# EXERCISE
An exact transcription of the data below is needed.

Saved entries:

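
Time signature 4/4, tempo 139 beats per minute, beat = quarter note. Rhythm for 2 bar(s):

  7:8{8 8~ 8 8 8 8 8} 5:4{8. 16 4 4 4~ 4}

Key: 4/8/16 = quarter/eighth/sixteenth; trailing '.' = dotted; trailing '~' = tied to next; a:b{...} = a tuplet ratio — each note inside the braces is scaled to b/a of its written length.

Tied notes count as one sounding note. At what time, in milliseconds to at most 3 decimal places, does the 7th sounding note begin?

note 7 onset = 4b = 1726.619ms

1. 0.0ms @ 0 + 246.66ms (4/7)
2. 246.66ms @ 4/7 + 493.32ms (8/7)
3. 739.979ms @ 12/7 + 246.66ms (4/7)
4. 986.639ms @ 16/7 + 246.66ms (4/7)
5. 1233.299ms @ 20/7 + 246.66ms (4/7)
6. 1479.959ms @ 24/7 + 246.66ms (4/7)
7. 1726.619ms @ 4 + 258.993ms (3/5)
8. 1985.612ms @ 23/5 + 86.331ms (1/5)
9. 2071.942ms @ 24/5 + 345.324ms (4/5)
10. 2417.266ms @ 28/5 + 345.324ms (4/5)
11. 2762.59ms @ 32/5 + 690.647ms (8/5)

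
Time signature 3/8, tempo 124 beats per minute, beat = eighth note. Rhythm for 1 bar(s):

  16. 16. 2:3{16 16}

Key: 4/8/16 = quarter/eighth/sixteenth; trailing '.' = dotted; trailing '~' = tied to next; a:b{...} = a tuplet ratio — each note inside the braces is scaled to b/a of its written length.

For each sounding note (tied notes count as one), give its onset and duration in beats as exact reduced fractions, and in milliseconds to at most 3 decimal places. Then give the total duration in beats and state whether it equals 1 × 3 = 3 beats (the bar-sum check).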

# PROBLEM SOLUTION
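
Time signature 4/4, tempo 139 beats per minute, beat = quarter note. Rhythm for 2 bar(s):

  7:8{8 8~ 8 8 8 8 8} 5:4{8. 16 4 4 4~ 4}

Key: 4/8/16 = quarter/eighth/sixteenth; trailing '.' = dotted; trailing '~' = tied to next; a:b{...} = a tuplet ratio — each note inside the braces is scaled to b/a of its written length.

Tied notes count as one sounding note. At what time, in milliseconds to at most 3 decimal places, does the 7th sounding note begin?

note 7 onset = 4b = 1726.619ms

1. 0.0ms @ 0 + 246.66ms (4/7)
2. 246.66ms @ 4/7 + 493.32ms (8/7)
3. 739.979ms @ 12/7 + 246.66ms (4/7)
4. 986.639ms @ 16/7 + 246.66ms (4/7)
5. 1233.299ms @ 20/7 + 246.66ms (4/7)
6. 1479.959ms @ 24/7 + 246.66ms (4/7)
7. 1726.619ms @ 4 + 258.993ms (3/5)
8. 1985.612ms @ 23/5 + 86.331ms (1/5)
9. 2071.942ms @ 24/5 + 345.324ms (4/5)
10. 2417.266ms @ 28/5 + 345.324ms (4/5)
11. 2762.59ms @ 32/5 + 690.647ms (8/5)

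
Time signature 3/8, tempo 124 beats per minute, beat = eighth note. Rhythm for 1 bar(s):

  16. 16. 2:3{16 16}

Key: 4/8/16 = quarter/eighth/sixteenth; trailing '.' = dotted; trailing '~' = tied to next; a:b{...} = a tuplet ratio — each note inside the braces is scaled to b/a of its written length.

For each sounding note (tied notes count as one), give its onset and duration in beats as exact reduced fractions, and in milliseconds to at most 3 decimal places. Then give the total duration in beats and state whether it equals 1 × 3 = 3 beats (the bar-sum check).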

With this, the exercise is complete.